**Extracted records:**
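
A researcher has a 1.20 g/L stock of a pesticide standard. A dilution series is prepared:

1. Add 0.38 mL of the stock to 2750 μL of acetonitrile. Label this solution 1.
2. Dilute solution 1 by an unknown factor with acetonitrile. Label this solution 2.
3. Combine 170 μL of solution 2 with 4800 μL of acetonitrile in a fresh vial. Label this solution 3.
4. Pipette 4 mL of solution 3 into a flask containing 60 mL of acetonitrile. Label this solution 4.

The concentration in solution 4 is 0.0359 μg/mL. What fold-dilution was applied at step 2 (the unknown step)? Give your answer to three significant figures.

8.68-fold

Step 1: 0.38 mL + 2750 μL = 3.13 mL total → factor 3.13/0.38 = 8.2368
Step 2: unknown factor x
Step 3: 170 μL + 4800 μL = 4970 μL total → factor 4970/170 = 29.235
Step 4: 4 mL + 60 mL = 64 mL total → factor 64/4 = 16
Product of known-step factors = 3852.9
Overall factor = 1.20 g/L / (0.0359 μg/mL) = 33426
x = 33426 / 3852.9 = 8.68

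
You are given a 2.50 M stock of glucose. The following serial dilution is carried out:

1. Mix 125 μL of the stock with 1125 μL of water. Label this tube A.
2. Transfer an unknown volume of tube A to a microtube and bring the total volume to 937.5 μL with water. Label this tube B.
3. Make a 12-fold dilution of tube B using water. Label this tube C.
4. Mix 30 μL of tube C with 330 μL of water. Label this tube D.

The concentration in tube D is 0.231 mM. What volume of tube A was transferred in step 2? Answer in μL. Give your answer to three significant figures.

Step 1: 125 μL + 1125 μL = 1250 μL total → factor 1250/125 = 10
Step 2: v brought to 937.5 μL → factor = 937.5 μL/v
Step 3: 12-fold → factor 12
Step 4: 30 μL + 330 μL = 360 μL total → factor 360/30 = 12
Product of known-step factors = 1440
Overall factor = 2.50 M / (0.231 mM) = 10823
Step-2 factor = 10823 / 1440 = 7.5156
v = 937.5 μL / 7.5156 = 125 μL

125 μL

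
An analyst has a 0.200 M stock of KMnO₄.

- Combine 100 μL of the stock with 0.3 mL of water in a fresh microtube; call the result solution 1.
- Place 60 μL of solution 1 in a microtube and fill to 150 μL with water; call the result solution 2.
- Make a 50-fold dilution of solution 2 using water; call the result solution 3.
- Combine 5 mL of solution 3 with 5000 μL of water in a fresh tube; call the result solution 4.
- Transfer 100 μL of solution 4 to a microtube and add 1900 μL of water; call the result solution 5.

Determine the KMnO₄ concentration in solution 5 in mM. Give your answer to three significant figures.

Step 1: 100 μL + 0.3 mL = 400 μL total → factor 400/100 = 4
Step 2: 60 μL brought to 150 μL → factor 150/60 = 2.5
Step 3: 50-fold → factor 50
Step 4: 5 mL + 5000 μL = 10 mL total → factor 10/5 = 2
Step 5: 100 μL + 1900 μL = 2000 μL total → factor 2000/100 = 20
Overall dilution factor = 4 × 2.5 × 50 × 2 × 20 = 20000
Final = 0.200 M / 20000 = 1.000 × 10^-5 M = 0.0100 mM

0.0100 mM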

**THE TASK:** Your answer is to contain exactly the lines from the one holding "The concentration in tube" to the end of the entries, with no other line.

**OUTPUT:**
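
The concentration in tube D is 0.231 mM. What volume of tube A was transferred in step 2? Answer in μL. Give your answer to three significant figures.

Step 1: 125 μL + 1125 μL = 1250 μL total → factor 1250/125 = 10
Step 2: v brought to 937.5 μL → factor = 937.5 μL/v
Step 3: 12-fold → factor 12
Step 4: 30 μL + 330 μL = 360 μL total → factor 360/30 = 12
Product of known-step factors = 1440
Overall factor = 2.50 M / (0.231 mM) = 10823
Step-2 factor = 10823 / 1440 = 7.5156
v = 937.5 μL / 7.5156 = 125 μL

125 μL

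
An analyst has a 0.200 M stock of KMnO₄.

- Combine 100 μL of the stock with 0.3 mL of water in a fresh microtube; call the result solution 1.
- Place 60 μL of solution 1 in a microtube and fill to 150 μL with water; call the result solution 2.
- Make a 50-fold dilution of solution 2 using water; call the result solution 3.
- Combine 5 mL of solution 3 with 5000 μL of water in a fresh tube; call the result solution 4.
- Transfer 100 μL of solution 4 to a microtube and add 1900 μL of water; call the result solution 5.

Determine the KMnO₄ concentration in solution 5 in mM. Give your answer to three significant figures.

Step 1: 100 μL + 0.3 mL = 400 μL total → factor 400/100 = 4
Step 2: 60 μL brought to 150 μL → factor 150/60 = 2.5
Step 3: 50-fold → factor 50
Step 4: 5 mL + 5000 μL = 10 mL total → factor 10/5 = 2
Step 5: 100 μL + 1900 μL = 2000 μL total → factor 2000/100 = 20
Overall dilution factor = 4 × 2.5 × 50 × 2 × 20 = 20000
Final = 0.200 M / 20000 = 1.000 × 10^-5 M = 0.0100 mM

0.0100 mM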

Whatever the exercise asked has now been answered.